[Your task]:
Within the entries below, find the portion that opens with the line containing "1.2031 / 1.2070" and closes with the line containing "0.22159 / 0.22231". Retype that portion exactly and only.
::: Input records :::
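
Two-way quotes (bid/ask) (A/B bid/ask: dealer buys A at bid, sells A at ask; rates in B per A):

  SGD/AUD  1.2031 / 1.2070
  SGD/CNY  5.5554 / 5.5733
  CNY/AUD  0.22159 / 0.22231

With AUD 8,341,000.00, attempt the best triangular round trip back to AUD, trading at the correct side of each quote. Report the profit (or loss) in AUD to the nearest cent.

Net profit: AUD 165,998.24

Best loop AUD → SGD → CNY → AUD:
AUD 8,341,000.00 ÷ 1.2070 (buy SGD at ask) = SGD 6,910,521.96
SGD 6,910,521.96 × 5.5554 (sell SGD at bid) = CNY 38,390,713.67
CNY 38,390,713.67 × 0.22159 (sell CNY at bid) = AUD 8,506,998.24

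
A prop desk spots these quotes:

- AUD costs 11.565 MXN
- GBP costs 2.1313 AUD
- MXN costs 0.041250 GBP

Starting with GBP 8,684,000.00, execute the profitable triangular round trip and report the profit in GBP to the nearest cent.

Profitable loop is GBP → AUD → MXN → GBP:
GBP 8,684,000.00 × 2.1313 = AUD 18,508,209.20
AUD 18,508,209.20 × 11.565 = MXN 214,047,439.40
MXN 214,047,439.40 × 0.041250 = GBP 8,829,456.88
Profit = GBP 8,829,456.88 − GBP 8,684,000.00

Profit: GBP 145,456.88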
:::
[Response box]:
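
  SGD/AUD  1.2031 / 1.2070
  SGD/CNY  5.5554 / 5.5733
  CNY/AUD  0.22159 / 0.22231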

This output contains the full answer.